EXERCISE PROMPT:
Find all lines in the listing that include the word "change", then copy them.

EXTRACTED RECORDS:
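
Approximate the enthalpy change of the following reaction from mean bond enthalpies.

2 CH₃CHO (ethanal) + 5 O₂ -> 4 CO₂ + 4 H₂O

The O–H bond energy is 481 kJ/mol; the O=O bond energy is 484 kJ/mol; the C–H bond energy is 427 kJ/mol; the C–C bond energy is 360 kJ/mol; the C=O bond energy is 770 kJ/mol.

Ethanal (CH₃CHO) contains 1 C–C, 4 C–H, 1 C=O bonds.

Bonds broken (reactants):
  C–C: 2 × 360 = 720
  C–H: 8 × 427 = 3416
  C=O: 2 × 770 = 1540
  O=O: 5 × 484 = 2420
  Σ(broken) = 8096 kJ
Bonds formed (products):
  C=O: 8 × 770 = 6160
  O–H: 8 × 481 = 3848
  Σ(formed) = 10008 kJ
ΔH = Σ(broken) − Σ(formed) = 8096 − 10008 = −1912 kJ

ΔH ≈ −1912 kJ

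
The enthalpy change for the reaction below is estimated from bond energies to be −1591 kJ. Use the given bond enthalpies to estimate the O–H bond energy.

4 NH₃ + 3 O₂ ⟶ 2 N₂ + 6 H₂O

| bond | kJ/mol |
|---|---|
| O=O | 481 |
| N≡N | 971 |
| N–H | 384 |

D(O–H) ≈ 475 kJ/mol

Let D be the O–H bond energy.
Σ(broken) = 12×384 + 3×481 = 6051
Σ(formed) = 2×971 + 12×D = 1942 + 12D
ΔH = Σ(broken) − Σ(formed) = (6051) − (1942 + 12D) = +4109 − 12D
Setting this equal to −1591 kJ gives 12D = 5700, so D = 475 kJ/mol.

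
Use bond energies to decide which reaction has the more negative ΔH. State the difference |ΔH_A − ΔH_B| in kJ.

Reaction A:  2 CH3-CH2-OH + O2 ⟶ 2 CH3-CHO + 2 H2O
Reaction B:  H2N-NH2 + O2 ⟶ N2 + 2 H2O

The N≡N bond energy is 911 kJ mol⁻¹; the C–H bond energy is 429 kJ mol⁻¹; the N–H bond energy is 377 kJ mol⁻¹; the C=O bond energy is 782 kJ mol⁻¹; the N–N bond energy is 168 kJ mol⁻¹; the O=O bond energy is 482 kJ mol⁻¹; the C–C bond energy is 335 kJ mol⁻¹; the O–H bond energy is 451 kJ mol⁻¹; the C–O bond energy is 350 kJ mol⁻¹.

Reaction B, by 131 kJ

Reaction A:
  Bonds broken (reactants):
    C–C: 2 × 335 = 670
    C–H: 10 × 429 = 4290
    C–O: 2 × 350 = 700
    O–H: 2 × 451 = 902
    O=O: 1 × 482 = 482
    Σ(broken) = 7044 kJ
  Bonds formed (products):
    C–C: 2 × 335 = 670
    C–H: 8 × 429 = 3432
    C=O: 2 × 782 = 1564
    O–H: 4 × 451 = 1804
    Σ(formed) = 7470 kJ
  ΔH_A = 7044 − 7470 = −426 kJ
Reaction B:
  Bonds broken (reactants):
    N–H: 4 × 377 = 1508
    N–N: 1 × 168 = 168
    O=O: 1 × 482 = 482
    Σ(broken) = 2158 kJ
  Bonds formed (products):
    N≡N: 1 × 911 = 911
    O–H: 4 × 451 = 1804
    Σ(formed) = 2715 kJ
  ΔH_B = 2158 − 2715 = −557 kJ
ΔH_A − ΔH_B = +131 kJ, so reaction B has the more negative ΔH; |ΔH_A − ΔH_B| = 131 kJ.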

SOLUTION TO THIS TASK:
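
Approximate the enthalpy change of the following reaction from mean bond enthalpies.
The enthalpy change for the reaction below is estimated from bond energies to be −1591 kJ. Use the given bond enthalpies to estimate the O–H bond energy.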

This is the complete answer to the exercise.